Requirement:
Lines in the records below that contain the word "with" must each be copied.

Extracted records:

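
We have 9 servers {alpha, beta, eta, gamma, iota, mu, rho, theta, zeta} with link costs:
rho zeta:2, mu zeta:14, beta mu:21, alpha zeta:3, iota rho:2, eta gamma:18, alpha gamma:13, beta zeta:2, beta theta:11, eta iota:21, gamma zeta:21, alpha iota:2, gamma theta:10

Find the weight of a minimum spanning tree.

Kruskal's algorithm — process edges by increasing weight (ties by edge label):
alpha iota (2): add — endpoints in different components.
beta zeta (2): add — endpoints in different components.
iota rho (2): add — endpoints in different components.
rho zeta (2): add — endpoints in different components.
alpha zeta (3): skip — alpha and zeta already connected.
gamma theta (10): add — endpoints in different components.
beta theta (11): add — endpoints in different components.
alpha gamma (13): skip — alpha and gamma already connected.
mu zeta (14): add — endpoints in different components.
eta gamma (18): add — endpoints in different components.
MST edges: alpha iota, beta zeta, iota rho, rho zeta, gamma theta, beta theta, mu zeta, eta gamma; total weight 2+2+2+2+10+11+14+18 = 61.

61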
--
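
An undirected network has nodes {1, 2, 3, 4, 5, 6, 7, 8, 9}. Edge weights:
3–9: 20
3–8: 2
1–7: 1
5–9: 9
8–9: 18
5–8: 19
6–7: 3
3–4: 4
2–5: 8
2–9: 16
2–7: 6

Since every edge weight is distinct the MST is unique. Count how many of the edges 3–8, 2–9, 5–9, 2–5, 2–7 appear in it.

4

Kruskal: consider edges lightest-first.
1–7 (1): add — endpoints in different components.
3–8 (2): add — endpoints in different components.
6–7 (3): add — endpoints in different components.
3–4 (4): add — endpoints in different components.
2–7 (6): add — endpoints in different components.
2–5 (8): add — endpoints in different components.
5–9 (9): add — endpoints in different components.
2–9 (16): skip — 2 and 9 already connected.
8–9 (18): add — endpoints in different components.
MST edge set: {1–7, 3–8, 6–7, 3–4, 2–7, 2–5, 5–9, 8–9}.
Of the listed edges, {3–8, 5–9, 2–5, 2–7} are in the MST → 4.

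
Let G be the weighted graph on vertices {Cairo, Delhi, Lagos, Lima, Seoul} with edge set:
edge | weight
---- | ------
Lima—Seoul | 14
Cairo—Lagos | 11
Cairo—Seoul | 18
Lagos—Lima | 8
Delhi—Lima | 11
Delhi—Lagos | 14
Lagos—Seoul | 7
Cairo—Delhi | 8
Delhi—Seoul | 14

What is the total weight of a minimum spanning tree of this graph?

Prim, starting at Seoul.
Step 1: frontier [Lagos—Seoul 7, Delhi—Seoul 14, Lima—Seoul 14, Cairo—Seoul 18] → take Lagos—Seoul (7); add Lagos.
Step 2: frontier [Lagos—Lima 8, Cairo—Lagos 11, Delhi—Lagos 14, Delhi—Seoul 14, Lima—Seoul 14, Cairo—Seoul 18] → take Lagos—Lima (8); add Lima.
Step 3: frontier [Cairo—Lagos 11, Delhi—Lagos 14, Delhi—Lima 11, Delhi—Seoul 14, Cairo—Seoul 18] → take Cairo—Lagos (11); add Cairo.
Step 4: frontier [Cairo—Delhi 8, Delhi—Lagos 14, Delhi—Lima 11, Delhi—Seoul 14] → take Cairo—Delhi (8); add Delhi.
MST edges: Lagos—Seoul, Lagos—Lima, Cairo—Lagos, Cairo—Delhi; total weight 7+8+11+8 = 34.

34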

Answer to this problem:
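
We have 9 servers {alpha, beta, eta, gamma, iota, mu, rho, theta, zeta} with link costs:
Let G be the weighted graph on vertices {Cairo, Delhi, Lagos, Lima, Seoul} with edge set: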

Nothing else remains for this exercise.